Through the last line of the entries, please copy every line exactly, starting with the one that contains "R2 <- R5, R3".
··· DATA SHOWN
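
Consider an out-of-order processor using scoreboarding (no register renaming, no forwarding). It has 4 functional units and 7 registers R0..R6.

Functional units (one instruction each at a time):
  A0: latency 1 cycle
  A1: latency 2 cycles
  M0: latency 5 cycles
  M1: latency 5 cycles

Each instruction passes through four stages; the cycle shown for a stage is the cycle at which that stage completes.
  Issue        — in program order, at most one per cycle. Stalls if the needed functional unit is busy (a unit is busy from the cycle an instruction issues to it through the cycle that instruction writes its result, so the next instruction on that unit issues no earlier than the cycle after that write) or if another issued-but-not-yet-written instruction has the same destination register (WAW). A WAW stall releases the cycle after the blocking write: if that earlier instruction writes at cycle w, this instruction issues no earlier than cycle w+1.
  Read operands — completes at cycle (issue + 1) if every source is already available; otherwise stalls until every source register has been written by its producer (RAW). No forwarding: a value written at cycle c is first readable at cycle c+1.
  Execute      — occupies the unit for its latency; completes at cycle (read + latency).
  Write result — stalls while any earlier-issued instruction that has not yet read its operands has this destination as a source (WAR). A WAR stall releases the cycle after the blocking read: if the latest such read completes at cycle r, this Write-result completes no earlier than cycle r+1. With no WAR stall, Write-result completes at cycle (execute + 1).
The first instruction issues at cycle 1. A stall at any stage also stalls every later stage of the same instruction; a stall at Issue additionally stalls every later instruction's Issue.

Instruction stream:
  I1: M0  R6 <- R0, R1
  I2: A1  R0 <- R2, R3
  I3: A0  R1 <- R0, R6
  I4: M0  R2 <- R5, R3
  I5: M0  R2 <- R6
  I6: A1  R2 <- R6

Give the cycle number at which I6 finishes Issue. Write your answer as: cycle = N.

c1: I1 dispatched to M0
c2: I1 operands ready | I2 dispatched to A1
c3: I2 operands ready | I3 dispatched to A0
c5: I2 complete
c6: R0←I2
c7: I1 complete
c8: R6←I1
c9: I3 operands ready | I4 dispatched to M0
c10: I3 complete | I4 operands ready
c11: R1←I3
c15: I4 complete
c16: R2←I4
c17: I5 dispatched to M0
c18: I5 operands ready
c23: I5 complete
c24: R2←I5
c25: I6 dispatched to A1
c26: I6 operands ready
c28: I6 complete
c29: R2←I6

cycle = 25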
······
ANSWER TO THIS EXERCISE:
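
  I4: M0  R2 <- R5, R3
  I5: M0  R2 <- R6
  I6: A1  R2 <- R6

Give the cycle number at which I6 finishes Issue. Write your answer as: cycle = N.

c1: I1 dispatched to M0
c2: I1 operands ready | I2 dispatched to A1
c3: I2 operands ready | I3 dispatched to A0
c5: I2 complete
c6: R0←I2
c7: I1 complete
c8: R6←I1
c9: I3 operands ready | I4 dispatched to M0
c10: I3 complete | I4 operands ready
c11: R1←I3
c15: I4 complete
c16: R2←I4
c17: I5 dispatched to M0
c18: I5 operands ready
c23: I5 complete
c24: R2←I5
c25: I6 dispatched to A1
c26: I6 operands ready
c28: I6 complete
c29: R2←I6

cycle = 25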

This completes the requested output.